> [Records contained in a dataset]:
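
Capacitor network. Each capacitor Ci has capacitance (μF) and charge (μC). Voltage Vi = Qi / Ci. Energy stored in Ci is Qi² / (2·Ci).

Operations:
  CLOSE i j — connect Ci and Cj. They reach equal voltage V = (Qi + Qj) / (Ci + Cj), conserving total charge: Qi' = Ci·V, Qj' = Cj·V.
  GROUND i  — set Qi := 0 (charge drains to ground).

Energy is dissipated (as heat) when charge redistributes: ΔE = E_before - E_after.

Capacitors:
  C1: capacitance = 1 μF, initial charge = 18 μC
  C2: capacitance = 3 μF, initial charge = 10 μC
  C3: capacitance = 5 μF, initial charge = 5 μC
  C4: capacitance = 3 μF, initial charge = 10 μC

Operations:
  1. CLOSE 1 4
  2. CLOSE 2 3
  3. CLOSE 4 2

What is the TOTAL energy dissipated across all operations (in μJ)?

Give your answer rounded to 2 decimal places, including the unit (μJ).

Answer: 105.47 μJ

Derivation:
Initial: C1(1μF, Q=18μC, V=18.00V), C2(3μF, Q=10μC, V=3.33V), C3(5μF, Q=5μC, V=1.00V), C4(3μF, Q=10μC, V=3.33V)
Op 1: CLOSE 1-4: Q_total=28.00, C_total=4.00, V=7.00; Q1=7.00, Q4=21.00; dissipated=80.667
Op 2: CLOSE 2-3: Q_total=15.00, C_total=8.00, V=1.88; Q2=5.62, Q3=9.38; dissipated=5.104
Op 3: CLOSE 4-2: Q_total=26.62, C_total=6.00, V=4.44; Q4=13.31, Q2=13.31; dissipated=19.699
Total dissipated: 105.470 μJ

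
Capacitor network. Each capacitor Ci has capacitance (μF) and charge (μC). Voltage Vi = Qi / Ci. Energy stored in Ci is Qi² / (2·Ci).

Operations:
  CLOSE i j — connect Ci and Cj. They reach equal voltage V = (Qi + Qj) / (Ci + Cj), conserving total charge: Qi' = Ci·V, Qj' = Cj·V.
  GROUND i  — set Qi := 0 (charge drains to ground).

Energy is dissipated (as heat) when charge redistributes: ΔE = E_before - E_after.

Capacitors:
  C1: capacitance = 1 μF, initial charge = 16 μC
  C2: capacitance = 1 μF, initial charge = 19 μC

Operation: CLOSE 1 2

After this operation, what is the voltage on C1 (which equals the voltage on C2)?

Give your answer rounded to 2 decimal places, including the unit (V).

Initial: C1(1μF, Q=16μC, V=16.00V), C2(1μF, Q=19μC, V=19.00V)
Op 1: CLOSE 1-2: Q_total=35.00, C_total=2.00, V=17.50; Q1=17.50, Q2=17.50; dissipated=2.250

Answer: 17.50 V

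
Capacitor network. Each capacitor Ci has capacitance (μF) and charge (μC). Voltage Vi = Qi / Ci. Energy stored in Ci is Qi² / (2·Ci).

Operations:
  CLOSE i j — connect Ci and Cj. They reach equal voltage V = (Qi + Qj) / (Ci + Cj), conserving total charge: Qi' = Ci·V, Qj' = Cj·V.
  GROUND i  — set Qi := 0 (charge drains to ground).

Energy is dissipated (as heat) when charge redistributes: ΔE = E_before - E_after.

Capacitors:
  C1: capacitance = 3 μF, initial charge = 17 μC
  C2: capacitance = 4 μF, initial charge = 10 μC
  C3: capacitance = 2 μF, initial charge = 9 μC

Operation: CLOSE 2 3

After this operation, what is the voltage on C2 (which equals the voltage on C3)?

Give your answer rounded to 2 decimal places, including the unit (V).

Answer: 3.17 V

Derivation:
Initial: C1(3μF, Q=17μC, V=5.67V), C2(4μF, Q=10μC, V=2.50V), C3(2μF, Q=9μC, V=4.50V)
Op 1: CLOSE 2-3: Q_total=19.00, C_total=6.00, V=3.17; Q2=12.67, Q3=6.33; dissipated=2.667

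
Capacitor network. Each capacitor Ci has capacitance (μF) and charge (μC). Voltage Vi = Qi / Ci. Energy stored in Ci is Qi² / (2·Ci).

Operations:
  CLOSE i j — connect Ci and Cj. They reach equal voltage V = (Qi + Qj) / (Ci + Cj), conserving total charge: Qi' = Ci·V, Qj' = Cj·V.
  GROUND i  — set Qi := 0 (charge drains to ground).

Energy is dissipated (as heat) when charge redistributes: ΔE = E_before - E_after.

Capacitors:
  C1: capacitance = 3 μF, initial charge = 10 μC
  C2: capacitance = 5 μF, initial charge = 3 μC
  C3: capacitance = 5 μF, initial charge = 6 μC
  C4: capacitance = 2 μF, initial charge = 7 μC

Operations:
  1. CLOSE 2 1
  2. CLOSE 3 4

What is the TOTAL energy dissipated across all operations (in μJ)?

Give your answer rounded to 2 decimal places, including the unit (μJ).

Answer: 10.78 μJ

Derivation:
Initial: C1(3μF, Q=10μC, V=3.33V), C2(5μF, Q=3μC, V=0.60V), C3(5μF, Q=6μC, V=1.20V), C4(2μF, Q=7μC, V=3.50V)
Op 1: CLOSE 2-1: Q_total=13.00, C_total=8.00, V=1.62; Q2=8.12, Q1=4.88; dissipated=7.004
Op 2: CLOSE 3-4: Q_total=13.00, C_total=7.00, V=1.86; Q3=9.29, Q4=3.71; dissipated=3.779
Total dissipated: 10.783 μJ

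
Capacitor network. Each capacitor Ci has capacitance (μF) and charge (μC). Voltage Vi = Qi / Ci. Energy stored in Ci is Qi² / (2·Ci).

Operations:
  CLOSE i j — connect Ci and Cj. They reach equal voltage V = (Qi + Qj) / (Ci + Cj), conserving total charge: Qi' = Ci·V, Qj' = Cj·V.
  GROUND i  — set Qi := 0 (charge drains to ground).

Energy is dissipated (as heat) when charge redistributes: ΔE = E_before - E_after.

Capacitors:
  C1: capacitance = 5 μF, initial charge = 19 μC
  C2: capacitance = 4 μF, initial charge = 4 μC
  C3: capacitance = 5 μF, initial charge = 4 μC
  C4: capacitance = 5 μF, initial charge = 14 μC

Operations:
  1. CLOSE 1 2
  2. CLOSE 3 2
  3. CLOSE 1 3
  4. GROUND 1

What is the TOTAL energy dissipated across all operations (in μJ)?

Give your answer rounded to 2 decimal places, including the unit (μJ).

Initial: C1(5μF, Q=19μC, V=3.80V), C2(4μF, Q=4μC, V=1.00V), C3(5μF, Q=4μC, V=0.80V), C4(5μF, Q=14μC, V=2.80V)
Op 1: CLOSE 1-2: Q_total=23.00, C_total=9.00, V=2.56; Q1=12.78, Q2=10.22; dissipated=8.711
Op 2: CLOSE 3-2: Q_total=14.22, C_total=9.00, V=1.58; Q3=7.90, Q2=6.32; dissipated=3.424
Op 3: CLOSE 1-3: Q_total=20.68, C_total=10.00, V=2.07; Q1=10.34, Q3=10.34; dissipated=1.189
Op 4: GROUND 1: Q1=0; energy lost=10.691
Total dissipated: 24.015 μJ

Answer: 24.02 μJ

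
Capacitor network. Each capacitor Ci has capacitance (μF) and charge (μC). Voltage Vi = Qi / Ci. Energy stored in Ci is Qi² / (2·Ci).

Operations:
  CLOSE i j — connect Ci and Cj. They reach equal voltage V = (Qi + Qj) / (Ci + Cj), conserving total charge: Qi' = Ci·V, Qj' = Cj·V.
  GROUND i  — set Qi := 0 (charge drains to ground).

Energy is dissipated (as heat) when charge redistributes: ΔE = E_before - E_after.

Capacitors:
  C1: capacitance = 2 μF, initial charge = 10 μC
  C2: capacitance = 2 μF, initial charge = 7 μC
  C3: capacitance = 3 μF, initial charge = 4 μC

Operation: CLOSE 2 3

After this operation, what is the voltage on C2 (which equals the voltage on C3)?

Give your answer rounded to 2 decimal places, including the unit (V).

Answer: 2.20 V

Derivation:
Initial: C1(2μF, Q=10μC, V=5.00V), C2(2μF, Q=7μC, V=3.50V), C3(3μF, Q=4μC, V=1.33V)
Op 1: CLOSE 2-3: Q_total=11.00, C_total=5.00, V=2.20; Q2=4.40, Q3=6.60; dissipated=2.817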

---

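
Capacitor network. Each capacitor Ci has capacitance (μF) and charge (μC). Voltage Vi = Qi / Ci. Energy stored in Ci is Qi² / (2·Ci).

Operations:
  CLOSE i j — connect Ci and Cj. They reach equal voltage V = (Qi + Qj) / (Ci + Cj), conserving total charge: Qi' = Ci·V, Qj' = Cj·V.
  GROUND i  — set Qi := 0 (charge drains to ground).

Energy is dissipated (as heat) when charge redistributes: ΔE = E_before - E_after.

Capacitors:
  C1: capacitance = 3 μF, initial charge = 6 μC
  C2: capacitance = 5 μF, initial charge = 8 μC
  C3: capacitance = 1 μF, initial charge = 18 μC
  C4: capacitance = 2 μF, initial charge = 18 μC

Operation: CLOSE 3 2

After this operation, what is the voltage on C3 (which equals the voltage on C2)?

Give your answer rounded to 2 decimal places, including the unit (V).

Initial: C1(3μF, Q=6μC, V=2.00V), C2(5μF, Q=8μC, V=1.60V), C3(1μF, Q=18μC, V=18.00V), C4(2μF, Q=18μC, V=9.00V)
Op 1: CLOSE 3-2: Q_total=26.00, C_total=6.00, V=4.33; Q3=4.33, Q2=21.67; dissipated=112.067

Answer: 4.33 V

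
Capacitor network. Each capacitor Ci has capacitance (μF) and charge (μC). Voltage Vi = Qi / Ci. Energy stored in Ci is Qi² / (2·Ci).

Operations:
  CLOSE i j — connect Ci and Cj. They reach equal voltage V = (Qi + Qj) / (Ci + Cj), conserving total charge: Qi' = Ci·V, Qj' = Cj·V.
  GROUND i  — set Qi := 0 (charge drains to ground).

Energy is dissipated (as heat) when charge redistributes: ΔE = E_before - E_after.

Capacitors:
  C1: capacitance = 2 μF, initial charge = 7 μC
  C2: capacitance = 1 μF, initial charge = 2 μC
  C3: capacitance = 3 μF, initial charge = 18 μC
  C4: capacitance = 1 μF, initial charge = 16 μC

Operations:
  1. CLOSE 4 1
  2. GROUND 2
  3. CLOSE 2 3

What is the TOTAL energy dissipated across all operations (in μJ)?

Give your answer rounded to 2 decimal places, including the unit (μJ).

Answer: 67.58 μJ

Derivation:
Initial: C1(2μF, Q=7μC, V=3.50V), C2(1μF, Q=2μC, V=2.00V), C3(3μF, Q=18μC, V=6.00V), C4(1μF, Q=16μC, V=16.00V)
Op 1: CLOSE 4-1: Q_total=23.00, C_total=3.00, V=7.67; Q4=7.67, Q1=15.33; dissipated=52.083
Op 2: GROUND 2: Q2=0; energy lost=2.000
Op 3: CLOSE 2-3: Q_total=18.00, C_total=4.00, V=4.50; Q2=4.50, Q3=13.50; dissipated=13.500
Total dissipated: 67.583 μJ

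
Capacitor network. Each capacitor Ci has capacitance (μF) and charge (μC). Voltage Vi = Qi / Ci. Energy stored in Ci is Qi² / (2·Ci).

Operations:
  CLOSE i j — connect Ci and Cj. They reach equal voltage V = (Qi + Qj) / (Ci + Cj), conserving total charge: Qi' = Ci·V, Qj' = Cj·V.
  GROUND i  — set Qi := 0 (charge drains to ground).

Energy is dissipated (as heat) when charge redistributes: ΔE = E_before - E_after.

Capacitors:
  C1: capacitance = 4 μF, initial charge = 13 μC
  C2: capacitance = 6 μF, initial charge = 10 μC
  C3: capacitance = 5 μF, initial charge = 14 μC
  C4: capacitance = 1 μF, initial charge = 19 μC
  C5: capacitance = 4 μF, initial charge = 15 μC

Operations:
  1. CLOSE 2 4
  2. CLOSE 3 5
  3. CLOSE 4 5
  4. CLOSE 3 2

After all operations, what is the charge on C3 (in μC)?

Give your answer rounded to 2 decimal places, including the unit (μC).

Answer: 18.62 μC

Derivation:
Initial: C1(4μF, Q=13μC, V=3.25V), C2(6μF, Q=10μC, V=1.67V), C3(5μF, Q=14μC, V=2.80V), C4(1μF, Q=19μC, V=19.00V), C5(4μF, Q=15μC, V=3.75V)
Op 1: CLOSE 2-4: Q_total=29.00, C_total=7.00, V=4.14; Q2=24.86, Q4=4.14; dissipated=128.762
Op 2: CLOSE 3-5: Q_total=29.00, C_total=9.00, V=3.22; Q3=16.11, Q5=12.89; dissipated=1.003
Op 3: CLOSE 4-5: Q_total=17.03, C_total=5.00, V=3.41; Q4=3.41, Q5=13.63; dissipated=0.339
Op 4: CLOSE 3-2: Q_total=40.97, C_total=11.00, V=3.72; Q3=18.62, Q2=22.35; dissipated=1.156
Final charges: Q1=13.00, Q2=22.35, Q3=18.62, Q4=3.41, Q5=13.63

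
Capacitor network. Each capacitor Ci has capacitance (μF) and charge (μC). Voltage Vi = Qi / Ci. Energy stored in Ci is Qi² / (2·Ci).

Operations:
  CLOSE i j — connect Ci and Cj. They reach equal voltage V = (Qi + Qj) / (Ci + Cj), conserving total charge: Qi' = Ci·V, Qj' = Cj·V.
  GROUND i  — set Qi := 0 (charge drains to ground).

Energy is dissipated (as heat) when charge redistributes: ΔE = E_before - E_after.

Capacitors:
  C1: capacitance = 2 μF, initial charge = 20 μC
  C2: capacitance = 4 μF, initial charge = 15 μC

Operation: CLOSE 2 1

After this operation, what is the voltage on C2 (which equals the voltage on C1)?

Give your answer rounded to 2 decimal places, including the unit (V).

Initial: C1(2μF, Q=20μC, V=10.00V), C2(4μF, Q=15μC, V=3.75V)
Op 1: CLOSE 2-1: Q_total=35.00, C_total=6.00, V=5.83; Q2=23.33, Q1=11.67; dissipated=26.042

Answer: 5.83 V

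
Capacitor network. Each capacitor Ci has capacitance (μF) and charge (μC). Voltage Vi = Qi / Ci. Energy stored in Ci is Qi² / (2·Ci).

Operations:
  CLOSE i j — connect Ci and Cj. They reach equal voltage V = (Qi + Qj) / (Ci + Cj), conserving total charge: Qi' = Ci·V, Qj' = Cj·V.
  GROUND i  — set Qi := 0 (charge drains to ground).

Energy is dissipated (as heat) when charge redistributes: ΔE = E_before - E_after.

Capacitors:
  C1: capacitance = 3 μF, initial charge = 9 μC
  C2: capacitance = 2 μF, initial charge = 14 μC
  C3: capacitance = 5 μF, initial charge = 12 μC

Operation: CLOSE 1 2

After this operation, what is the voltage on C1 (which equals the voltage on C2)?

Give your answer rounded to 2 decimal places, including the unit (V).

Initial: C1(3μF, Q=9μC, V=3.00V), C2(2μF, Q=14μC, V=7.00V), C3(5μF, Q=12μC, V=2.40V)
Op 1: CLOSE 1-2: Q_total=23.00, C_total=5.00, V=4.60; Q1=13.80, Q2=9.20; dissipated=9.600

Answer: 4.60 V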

---

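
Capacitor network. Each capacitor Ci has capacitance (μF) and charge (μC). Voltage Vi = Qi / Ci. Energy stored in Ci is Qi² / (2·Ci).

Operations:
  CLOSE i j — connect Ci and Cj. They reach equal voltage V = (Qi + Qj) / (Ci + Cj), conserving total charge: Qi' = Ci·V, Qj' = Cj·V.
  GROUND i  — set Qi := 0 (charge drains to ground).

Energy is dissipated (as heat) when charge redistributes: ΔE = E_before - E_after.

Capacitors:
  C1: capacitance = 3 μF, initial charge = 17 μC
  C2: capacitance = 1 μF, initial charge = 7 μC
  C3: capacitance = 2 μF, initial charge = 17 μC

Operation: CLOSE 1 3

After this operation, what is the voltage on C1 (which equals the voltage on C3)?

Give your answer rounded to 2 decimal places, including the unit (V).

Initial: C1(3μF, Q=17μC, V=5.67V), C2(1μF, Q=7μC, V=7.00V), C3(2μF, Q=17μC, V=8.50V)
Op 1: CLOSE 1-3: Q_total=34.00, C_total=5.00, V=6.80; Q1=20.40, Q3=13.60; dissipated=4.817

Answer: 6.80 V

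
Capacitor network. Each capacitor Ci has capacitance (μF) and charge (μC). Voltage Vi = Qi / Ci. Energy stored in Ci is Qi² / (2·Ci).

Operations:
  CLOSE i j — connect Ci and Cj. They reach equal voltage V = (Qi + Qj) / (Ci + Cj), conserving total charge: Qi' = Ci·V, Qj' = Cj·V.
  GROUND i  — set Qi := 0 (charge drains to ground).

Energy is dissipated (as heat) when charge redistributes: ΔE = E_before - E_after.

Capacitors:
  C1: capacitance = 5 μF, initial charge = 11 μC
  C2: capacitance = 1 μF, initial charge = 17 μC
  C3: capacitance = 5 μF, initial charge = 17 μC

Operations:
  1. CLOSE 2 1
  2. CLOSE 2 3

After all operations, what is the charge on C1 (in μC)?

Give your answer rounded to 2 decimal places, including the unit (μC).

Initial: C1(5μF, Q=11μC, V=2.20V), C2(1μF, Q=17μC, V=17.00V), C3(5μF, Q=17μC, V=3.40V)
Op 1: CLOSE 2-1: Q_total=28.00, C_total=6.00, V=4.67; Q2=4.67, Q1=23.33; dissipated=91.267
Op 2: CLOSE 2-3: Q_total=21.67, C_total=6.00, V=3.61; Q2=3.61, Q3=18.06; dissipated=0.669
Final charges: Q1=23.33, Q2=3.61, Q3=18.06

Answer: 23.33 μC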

> [TASK STATEMENT]: If a line holds the string "equals", it counts; please state how many such lines there are in the data, with nothing more.

> [THE ANSWER]: 7